- **Task objective**
Go through the data and copy each line where the string "Find" appears.

□ □ □

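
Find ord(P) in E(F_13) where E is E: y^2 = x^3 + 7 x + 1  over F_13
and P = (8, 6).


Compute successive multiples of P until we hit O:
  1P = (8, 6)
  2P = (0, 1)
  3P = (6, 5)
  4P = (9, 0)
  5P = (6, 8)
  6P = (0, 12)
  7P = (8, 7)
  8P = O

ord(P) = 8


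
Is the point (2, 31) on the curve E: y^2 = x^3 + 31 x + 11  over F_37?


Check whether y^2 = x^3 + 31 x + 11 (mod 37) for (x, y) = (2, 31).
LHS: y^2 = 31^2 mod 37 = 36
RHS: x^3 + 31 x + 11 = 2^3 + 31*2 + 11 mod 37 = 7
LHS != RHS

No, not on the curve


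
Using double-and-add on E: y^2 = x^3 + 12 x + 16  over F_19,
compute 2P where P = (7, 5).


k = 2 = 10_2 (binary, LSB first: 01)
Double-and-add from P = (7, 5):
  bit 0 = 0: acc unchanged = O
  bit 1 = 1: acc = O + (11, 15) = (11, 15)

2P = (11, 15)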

□ □ □

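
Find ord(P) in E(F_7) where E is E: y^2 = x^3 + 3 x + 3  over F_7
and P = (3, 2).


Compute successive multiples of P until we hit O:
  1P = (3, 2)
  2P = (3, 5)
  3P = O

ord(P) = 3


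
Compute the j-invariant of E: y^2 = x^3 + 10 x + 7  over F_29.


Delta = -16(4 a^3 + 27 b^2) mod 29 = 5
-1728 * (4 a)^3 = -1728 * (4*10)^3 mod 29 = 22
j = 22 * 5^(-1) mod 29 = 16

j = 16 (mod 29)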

□ □ □

- **Reply to the task**
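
Find ord(P) in E(F_13) where E is E: y^2 = x^3 + 7 x + 1  over F_13
Find ord(P) in E(F_7) where E is E: y^2 = x^3 + 3 x + 3  over F_7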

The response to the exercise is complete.